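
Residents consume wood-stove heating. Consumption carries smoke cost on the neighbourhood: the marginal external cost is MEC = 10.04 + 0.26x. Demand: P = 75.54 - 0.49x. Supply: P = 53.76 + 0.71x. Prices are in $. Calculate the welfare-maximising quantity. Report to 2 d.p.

x* = 8.04

Social marginal benefit = demand − MEC = 65.50 - 0.75x.
Set SMB = MC: 65.50 - 0.75x = 53.76 + 0.71x → x* = 8.0411.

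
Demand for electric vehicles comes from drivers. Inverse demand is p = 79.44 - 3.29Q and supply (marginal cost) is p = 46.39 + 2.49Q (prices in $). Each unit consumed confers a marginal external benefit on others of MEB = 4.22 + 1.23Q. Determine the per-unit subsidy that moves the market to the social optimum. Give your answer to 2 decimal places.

subsidy = $14.30 per unit

Social marginal benefit = demand + MEB = 83.66 - 2.06Q.
Set SMB = MC: 83.66 - 2.06Q = 46.39 + 2.49Q → Q* = 8.1912.
The Pigouvian subsidy equals MEB at Q*: 4.22 + 1.23×8.1912 = 14.2952.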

## Description of the task
Starting with the first line, give back the whole listing exactly.

## Result of this task
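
Residents consume wood-stove heating. Consumption carries smoke cost on the neighbourhood: the marginal external cost is MEC = 10.04 + 0.26x. Demand: P = 75.54 - 0.49x. Supply: P = 53.76 + 0.71x. Prices are in $. Calculate the welfare-maximising quantity. Report to 2 d.p.

x* = 8.04

Social marginal benefit = demand − MEC = 65.50 - 0.75x.
Set SMB = MC: 65.50 - 0.75x = 53.76 + 0.71x → x* = 8.0411.

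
Demand for electric vehicles comes from drivers. Inverse demand is p = 79.44 - 3.29Q and supply (marginal cost) is p = 46.39 + 2.49Q (prices in $). Each unit consumed confers a marginal external benefit on others of MEB = 4.22 + 1.23Q. Determine the per-unit subsidy that moves the market to the social optimum. Give your answer to 2 decimal places.

subsidy = $14.30 per unit

Social marginal benefit = demand + MEB = 83.66 - 2.06Q.
Set SMB = MC: 83.66 - 2.06Q = 46.39 + 2.49Q → Q* = 8.1912.
The Pigouvian subsidy equals MEB at Q*: 4.22 + 1.23×8.1912 = 14.2952.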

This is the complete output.